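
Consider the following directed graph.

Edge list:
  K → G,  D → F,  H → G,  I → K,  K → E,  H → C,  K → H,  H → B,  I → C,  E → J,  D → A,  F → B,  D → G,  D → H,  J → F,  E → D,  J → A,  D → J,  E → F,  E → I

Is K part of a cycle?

Yes

K is on a cycle iff K can reach itself via ≥1 edge.
K → E → I → K — yes.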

■ ■ ■ ■

(REQUIRED WORK) Would you transcribe the listing word for word?

(OUTPUT FOR THIS EXERCISE)
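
Consider the following directed graph.

Edge list:
  K → G,  D → F,  H → G,  I → K,  K → E,  H → C,  K → H,  H → B,  I → C,  E → J,  D → A,  F → B,  D → G,  D → H,  J → F,  E → D,  J → A,  D → J,  E → F,  E → I

Is K part of a cycle?

Yes

K is on a cycle iff K can reach itself via ≥1 edge.
K → E → I → K — yes.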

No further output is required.